Reproduce the records starting at the line that contains "Compute the increase" and running to the last line, exactly and in full.

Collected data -
=-=-=-=-=

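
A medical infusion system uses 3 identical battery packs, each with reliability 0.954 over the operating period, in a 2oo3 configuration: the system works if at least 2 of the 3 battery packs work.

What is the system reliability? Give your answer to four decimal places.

R = Σ_{i=2}^{3} C(3,i) p^i (1−p)^{3−i} with p = 0.954
C(3,2)·0.954^2·0.046^1 = 0.125596
C(3,3)·0.954^3·0.046^0 = 0.868251
Sum = 0.9938

0.9938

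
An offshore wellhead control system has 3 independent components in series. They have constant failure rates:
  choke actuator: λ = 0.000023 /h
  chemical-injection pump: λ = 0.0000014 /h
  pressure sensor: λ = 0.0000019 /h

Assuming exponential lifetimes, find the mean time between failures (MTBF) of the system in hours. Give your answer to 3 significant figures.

Series of exponential components: λ_sys = Σ λ_i
λ_sys = 0.000023 + 0.0000014 + 0.0000019 = 2.6300e-05 /h
MTBF = 1 / λ_sys = 38000 h

38000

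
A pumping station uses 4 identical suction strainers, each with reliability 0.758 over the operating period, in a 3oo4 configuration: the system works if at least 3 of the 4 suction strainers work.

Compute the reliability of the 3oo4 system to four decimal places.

R = Σ_{i=3}^{4} C(4,i) p^i (1−p)^{4−i} with p = 0.758
C(4,3)·0.758^3·0.242^1 = 0.421583
C(4,4)·0.758^4·0.242^0 = 0.330124
Sum = 0.7517

0.7517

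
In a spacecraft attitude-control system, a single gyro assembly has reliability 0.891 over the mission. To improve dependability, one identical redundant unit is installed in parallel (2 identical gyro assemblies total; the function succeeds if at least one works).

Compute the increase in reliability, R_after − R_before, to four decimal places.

R_before = 0.891
R_after = 1 − (1 − 0.891)^2 = 0.9881
ΔR = 0.9881 − 0.891 = 0.0971

0.0971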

=-=-=-=-=

Output for this task -
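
Compute the increase in reliability, R_after − R_before, to four decimal places.

R_before = 0.891
R_after = 1 − (1 − 0.891)^2 = 0.9881
ΔR = 0.9881 − 0.891 = 0.0971

0.0971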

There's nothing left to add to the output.